(Stored items)

---

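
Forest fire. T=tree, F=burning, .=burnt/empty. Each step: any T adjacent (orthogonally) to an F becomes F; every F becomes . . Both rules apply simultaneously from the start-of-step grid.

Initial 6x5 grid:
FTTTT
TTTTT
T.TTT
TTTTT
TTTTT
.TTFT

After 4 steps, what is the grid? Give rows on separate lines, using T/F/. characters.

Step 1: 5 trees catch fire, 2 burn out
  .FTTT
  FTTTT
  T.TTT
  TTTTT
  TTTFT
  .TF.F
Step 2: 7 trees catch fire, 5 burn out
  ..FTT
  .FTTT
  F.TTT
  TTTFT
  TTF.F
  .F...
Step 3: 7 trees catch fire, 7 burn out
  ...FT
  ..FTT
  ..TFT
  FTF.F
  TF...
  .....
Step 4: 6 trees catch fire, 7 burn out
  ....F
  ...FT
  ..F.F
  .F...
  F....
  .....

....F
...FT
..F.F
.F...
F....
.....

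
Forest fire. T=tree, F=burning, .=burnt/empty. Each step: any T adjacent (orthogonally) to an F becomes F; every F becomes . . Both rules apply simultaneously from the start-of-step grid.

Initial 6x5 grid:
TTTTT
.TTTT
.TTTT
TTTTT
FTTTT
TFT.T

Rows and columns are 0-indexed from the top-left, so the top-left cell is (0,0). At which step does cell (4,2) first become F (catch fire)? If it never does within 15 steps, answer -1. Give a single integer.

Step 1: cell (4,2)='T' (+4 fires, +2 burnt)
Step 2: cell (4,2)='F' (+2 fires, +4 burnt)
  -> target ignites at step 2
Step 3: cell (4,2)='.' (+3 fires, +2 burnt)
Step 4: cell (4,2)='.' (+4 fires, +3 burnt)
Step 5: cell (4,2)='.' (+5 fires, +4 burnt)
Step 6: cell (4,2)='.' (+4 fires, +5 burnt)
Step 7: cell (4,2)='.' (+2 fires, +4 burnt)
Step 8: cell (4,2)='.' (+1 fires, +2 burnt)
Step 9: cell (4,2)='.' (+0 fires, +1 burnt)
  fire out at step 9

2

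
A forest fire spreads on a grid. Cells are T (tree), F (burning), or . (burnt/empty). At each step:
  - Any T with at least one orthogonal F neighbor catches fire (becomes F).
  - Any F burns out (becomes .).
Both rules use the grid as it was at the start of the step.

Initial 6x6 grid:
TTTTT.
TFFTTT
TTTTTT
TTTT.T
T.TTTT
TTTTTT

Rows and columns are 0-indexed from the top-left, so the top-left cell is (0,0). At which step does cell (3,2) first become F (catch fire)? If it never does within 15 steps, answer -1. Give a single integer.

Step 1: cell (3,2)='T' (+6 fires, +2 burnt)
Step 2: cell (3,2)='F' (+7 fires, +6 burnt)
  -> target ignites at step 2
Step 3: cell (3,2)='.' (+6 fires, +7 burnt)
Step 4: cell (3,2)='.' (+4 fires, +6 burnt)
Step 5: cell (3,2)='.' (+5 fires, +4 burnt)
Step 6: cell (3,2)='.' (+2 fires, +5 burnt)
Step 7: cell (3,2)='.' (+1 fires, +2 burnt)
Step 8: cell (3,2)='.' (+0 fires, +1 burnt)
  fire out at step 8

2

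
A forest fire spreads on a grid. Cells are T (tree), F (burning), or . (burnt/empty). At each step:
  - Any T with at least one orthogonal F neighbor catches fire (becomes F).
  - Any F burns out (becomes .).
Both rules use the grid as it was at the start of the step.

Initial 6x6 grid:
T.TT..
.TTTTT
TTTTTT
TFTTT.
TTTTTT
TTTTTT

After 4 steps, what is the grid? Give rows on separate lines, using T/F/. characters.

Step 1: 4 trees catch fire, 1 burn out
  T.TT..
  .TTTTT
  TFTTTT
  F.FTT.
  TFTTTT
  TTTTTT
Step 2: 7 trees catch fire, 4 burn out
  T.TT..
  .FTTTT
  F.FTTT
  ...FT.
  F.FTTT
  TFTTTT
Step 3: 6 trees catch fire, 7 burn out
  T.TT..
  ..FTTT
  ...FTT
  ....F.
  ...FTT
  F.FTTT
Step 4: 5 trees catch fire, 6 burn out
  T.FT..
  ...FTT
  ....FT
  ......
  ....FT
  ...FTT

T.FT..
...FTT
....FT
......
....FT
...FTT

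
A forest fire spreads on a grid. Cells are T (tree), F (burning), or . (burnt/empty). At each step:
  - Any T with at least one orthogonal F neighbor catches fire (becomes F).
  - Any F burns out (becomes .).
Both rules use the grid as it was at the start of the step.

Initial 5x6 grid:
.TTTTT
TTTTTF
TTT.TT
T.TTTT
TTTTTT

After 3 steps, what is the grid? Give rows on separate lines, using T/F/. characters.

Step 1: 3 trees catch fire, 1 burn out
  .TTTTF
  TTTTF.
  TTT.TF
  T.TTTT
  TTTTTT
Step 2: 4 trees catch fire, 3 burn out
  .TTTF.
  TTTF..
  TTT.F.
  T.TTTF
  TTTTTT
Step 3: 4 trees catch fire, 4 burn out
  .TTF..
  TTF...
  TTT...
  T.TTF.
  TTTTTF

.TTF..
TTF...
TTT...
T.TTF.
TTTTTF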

---

**YOUR TASK:** A complete and exact reproduction of the data is needed.

**WRITTEN ANSWER:**
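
Forest fire. T=tree, F=burning, .=burnt/empty. Each step: any T adjacent (orthogonally) to an F becomes F; every F becomes . . Both rules apply simultaneously from the start-of-step grid.

Initial 6x5 grid:
FTTTT
TTTTT
T.TTT
TTTTT
TTTTT
.TTFT

After 4 steps, what is the grid? Give rows on separate lines, using T/F/. characters.

Step 1: 5 trees catch fire, 2 burn out
  .FTTT
  FTTTT
  T.TTT
  TTTTT
  TTTFT
  .TF.F
Step 2: 7 trees catch fire, 5 burn out
  ..FTT
  .FTTT
  F.TTT
  TTTFT
  TTF.F
  .F...
Step 3: 7 trees catch fire, 7 burn out
  ...FT
  ..FTT
  ..TFT
  FTF.F
  TF...
  .....
Step 4: 6 trees catch fire, 7 burn out
  ....F
  ...FT
  ..F.F
  .F...
  F....
  .....

....F
...FT
..F.F
.F...
F....
.....

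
Forest fire. T=tree, F=burning, .=burnt/empty. Each step: any T adjacent (orthogonally) to an F becomes F; every F becomes . . Both rules apply simultaneously from the start-of-step grid.

Initial 6x5 grid:
TTTTT
.TTTT
.TTTT
TTTTT
FTTTT
TFT.T

Rows and columns are 0-indexed from the top-left, so the top-left cell is (0,0). At which step does cell (4,2) first become F (catch fire)? If it never does within 15 steps, answer -1. Give a single integer.

Step 1: cell (4,2)='T' (+4 fires, +2 burnt)
Step 2: cell (4,2)='F' (+2 fires, +4 burnt)
  -> target ignites at step 2
Step 3: cell (4,2)='.' (+3 fires, +2 burnt)
Step 4: cell (4,2)='.' (+4 fires, +3 burnt)
Step 5: cell (4,2)='.' (+5 fires, +4 burnt)
Step 6: cell (4,2)='.' (+4 fires, +5 burnt)
Step 7: cell (4,2)='.' (+2 fires, +4 burnt)
Step 8: cell (4,2)='.' (+1 fires, +2 burnt)
Step 9: cell (4,2)='.' (+0 fires, +1 burnt)
  fire out at step 9

2

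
A forest fire spreads on a grid. Cells are T (tree), F (burning), or . (burnt/empty). At each step:
  - Any T with at least one orthogonal F neighbor catches fire (becomes F).
  - Any F burns out (becomes .).
Both rules use the grid as it was at the start of the step.

Initial 6x6 grid:
TTTTT.
TFFTTT
TTTTTT
TTTT.T
T.TTTT
TTTTTT

Rows and columns are 0-indexed from the top-left, so the top-left cell is (0,0). At which step does cell (3,2) first become F (catch fire)? If it never does within 15 steps, answer -1. Give a single integer.

Step 1: cell (3,2)='T' (+6 fires, +2 burnt)
Step 2: cell (3,2)='F' (+7 fires, +6 burnt)
  -> target ignites at step 2
Step 3: cell (3,2)='.' (+6 fires, +7 burnt)
Step 4: cell (3,2)='.' (+4 fires, +6 burnt)
Step 5: cell (3,2)='.' (+5 fires, +4 burnt)
Step 6: cell (3,2)='.' (+2 fires, +5 burnt)
Step 7: cell (3,2)='.' (+1 fires, +2 burnt)
Step 8: cell (3,2)='.' (+0 fires, +1 burnt)
  fire out at step 8

2

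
A forest fire spreads on a grid. Cells are T (tree), F (burning), or . (burnt/empty). At each step:
  - Any T with at least one orthogonal F neighbor catches fire (becomes F).
  - Any F burns out (becomes .).
Both rules use the grid as it was at the start of the step.

Initial 6x6 grid:
T.TT..
.TTTTT
TTTTTT
TFTTT.
TTTTTT
TTTTTT

After 4 steps, what is the grid? Give rows on separate lines, using T/F/. characters.

Step 1: 4 trees catch fire, 1 burn out
  T.TT..
  .TTTTT
  TFTTTT
  F.FTT.
  TFTTTT
  TTTTTT
Step 2: 7 trees catch fire, 4 burn out
  T.TT..
  .FTTTT
  F.FTTT
  ...FT.
  F.FTTT
  TFTTTT
Step 3: 6 trees catch fire, 7 burn out
  T.TT..
  ..FTTT
  ...FTT
  ....F.
  ...FTT
  F.FTTT
Step 4: 5 trees catch fire, 6 burn out
  T.FT..
  ...FTT
  ....FT
  ......
  ....FT
  ...FTT

T.FT..
...FTT
....FT
......
....FT
...FTT

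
A forest fire spreads on a grid. Cells are T (tree), F (burning), or . (burnt/empty). At each step:
  - Any T with at least one orthogonal F neighbor catches fire (becomes F).
  - Any F burns out (becomes .).
Both rules use the grid as it was at the start of the step.

Initial 5x6 grid:
.TTTTT
TTTTTF
TTT.TT
T.TTTT
TTTTTT

After 3 steps, what is the grid? Give rows on separate lines, using T/F/. characters.

Step 1: 3 trees catch fire, 1 burn out
  .TTTTF
  TTTTF.
  TTT.TF
  T.TTTT
  TTTTTT
Step 2: 4 trees catch fire, 3 burn out
  .TTTF.
  TTTF..
  TTT.F.
  T.TTTF
  TTTTTT
Step 3: 4 trees catch fire, 4 burn out
  .TTF..
  TTF...
  TTT...
  T.TTF.
  TTTTTF

.TTF..
TTF...
TTT...
T.TTF.
TTTTTF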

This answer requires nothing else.